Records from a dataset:
· · · · ·
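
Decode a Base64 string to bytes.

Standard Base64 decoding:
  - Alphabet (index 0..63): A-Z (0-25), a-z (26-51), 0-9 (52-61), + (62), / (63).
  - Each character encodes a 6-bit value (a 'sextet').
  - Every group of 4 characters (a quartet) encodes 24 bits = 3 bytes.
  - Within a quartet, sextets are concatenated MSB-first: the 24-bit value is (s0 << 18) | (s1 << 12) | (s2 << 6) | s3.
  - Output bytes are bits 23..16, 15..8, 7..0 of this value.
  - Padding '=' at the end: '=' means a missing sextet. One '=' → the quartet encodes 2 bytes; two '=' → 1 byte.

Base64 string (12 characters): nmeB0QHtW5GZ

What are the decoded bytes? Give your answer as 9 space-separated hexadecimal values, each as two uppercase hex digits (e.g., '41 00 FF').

Answer: 9E 67 81 D1 01 ED 5B 91 99

Derivation:
After char 0 ('n'=39): chars_in_quartet=1 acc=0x27 bytes_emitted=0
After char 1 ('m'=38): chars_in_quartet=2 acc=0x9E6 bytes_emitted=0
After char 2 ('e'=30): chars_in_quartet=3 acc=0x2799E bytes_emitted=0
After char 3 ('B'=1): chars_in_quartet=4 acc=0x9E6781 -> emit 9E 67 81, reset; bytes_emitted=3
After char 4 ('0'=52): chars_in_quartet=1 acc=0x34 bytes_emitted=3
After char 5 ('Q'=16): chars_in_quartet=2 acc=0xD10 bytes_emitted=3
After char 6 ('H'=7): chars_in_quartet=3 acc=0x34407 bytes_emitted=3
After char 7 ('t'=45): chars_in_quartet=4 acc=0xD101ED -> emit D1 01 ED, reset; bytes_emitted=6
After char 8 ('W'=22): chars_in_quartet=1 acc=0x16 bytes_emitted=6
After char 9 ('5'=57): chars_in_quartet=2 acc=0x5B9 bytes_emitted=6
After char 10 ('G'=6): chars_in_quartet=3 acc=0x16E46 bytes_emitted=6
After char 11 ('Z'=25): chars_in_quartet=4 acc=0x5B9199 -> emit 5B 91 99, reset; bytes_emitted=9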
· · · · ·
Report every line in the data above in which the word "string" appears.

Task response.
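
Decode a Base64 string to bytes.
Base64 string (12 characters): nmeB0QHtW5GZ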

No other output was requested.